*SOURCE INFORMATION*.
__________
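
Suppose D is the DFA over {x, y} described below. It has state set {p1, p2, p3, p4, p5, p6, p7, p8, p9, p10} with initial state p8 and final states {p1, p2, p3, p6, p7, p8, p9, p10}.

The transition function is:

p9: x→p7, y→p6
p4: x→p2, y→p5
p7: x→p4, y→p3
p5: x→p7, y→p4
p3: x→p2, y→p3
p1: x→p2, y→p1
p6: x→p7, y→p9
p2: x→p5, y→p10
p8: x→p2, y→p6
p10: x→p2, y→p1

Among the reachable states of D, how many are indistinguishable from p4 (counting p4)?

2

P0 = {p1,p2,p3,p6,p7,p8,p9,p10} | {p4,p5}.
On input x, block {p1,p2,p3,p6,p7,p8,p9,p10} splits into {p1,p3,p6,p8,p9,p10} and {p2,p7}.
The partition is now stable with 3 blocks: {p1,p3,p6,p8,p9,p10} | {p4,p5} | {p2,p7}.
State p4 belongs to the block {p4,p5}, which has 2 states.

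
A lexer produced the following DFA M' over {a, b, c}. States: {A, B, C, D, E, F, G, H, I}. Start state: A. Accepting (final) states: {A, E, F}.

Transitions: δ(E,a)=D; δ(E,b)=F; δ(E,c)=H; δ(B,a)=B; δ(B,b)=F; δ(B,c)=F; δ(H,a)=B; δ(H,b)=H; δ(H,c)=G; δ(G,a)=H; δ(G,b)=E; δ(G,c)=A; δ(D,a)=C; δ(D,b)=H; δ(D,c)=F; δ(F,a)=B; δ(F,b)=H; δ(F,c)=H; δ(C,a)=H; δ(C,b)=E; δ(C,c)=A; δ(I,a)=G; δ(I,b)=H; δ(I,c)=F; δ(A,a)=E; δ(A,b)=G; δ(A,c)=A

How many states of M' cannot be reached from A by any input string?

1

Starting at A and following transitions, the reachable set is {A, B, C, D, E, F, G, H}. That leaves I unreachable — 1 in total.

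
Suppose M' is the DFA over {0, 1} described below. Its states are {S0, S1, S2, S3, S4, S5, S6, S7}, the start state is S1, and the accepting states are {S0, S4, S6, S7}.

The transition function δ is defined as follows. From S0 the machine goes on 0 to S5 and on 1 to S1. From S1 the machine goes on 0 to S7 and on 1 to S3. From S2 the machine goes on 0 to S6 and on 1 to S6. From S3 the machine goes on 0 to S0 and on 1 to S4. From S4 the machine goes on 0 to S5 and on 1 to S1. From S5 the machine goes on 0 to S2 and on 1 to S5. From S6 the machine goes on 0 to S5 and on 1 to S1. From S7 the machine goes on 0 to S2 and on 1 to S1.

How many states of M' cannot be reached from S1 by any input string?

0

Every one of the 8 states is reachable from S1.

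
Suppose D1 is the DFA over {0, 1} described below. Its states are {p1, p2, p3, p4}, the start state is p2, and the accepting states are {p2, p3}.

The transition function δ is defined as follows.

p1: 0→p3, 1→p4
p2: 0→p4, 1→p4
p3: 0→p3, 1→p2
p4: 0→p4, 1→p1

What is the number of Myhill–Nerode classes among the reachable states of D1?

4

Every state is reachable, so we keep all 4.
Initial partition by acceptance: {p2,p3} | {p1,p4}.
Split {p2,p3} by δ(·,0) → {p2} and {p3}.
On input 0, block {p1,p4} splits into {p1} and {p4}.
Stable partition: {p2} | {p1} | {p3} | {p4} — 4 equivalence classes.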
__________
*YOUR INSTRUCTIONS*. From the first line to the last, please write out the entries exactly.

*ANSWER TO THE EXERCISE*.
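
Suppose D is the DFA over {x, y} described below. It has state set {p1, p2, p3, p4, p5, p6, p7, p8, p9, p10} with initial state p8 and final states {p1, p2, p3, p6, p7, p8, p9, p10}.

The transition function is:

p9: x→p7, y→p6
p4: x→p2, y→p5
p7: x→p4, y→p3
p5: x→p7, y→p4
p3: x→p2, y→p3
p1: x→p2, y→p1
p6: x→p7, y→p9
p2: x→p5, y→p10
p8: x→p2, y→p6
p10: x→p2, y→p1

Among the reachable states of D, how many are indistinguishable from p4 (counting p4)?

2

P0 = {p1,p2,p3,p6,p7,p8,p9,p10} | {p4,p5}.
On input x, block {p1,p2,p3,p6,p7,p8,p9,p10} splits into {p1,p3,p6,p8,p9,p10} and {p2,p7}.
The partition is now stable with 3 blocks: {p1,p3,p6,p8,p9,p10} | {p4,p5} | {p2,p7}.
State p4 belongs to the block {p4,p5}, which has 2 states.

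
A lexer produced the following DFA M' over {a, b, c}. States: {A, B, C, D, E, F, G, H, I}. Start state: A. Accepting (final) states: {A, E, F}.

Transitions: δ(E,a)=D; δ(E,b)=F; δ(E,c)=H; δ(B,a)=B; δ(B,b)=F; δ(B,c)=F; δ(H,a)=B; δ(H,b)=H; δ(H,c)=G; δ(G,a)=H; δ(G,b)=E; δ(G,c)=A; δ(D,a)=C; δ(D,b)=H; δ(D,c)=F; δ(F,a)=B; δ(F,b)=H; δ(F,c)=H; δ(C,a)=H; δ(C,b)=E; δ(C,c)=A; δ(I,a)=G; δ(I,b)=H; δ(I,c)=F; δ(A,a)=E; δ(A,b)=G; δ(A,c)=A

How many states of M' cannot be reached from A by any input string?

1

Starting at A and following transitions, the reachable set is {A, B, C, D, E, F, G, H}. That leaves I unreachable — 1 in total.

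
Suppose M' is the DFA over {0, 1} described below. Its states are {S0, S1, S2, S3, S4, S5, S6, S7}, the start state is S1, and the accepting states are {S0, S4, S6, S7}.

The transition function δ is defined as follows. From S0 the machine goes on 0 to S5 and on 1 to S1. From S1 the machine goes on 0 to S7 and on 1 to S3. From S2 the machine goes on 0 to S6 and on 1 to S6. From S3 the machine goes on 0 to S0 and on 1 to S4. From S4 the machine goes on 0 to S5 and on 1 to S1. From S5 the machine goes on 0 to S2 and on 1 to S5. From S6 the machine goes on 0 to S5 and on 1 to S1. From S7 the machine goes on 0 to S2 and on 1 to S1.

How many states of M' cannot be reached from S1 by any input string?

0

Every one of the 8 states is reachable from S1.

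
Suppose D1 is the DFA over {0, 1} described below. Its states are {p1, p2, p3, p4}, the start state is p2, and the accepting states are {p2, p3}.

The transition function δ is defined as follows.

p1: 0→p3, 1→p4
p2: 0→p4, 1→p4
p3: 0→p3, 1→p2
p4: 0→p4, 1→p1

What is the number of Myhill–Nerode classes among the reachable states of D1?

4

Every state is reachable, so we keep all 4.
Initial partition by acceptance: {p2,p3} | {p1,p4}.
Split {p2,p3} by δ(·,0) → {p2} and {p3}.
On input 0, block {p1,p4} splits into {p1} and {p4}.
Stable partition: {p2} | {p1} | {p3} | {p4} — 4 equivalence classes.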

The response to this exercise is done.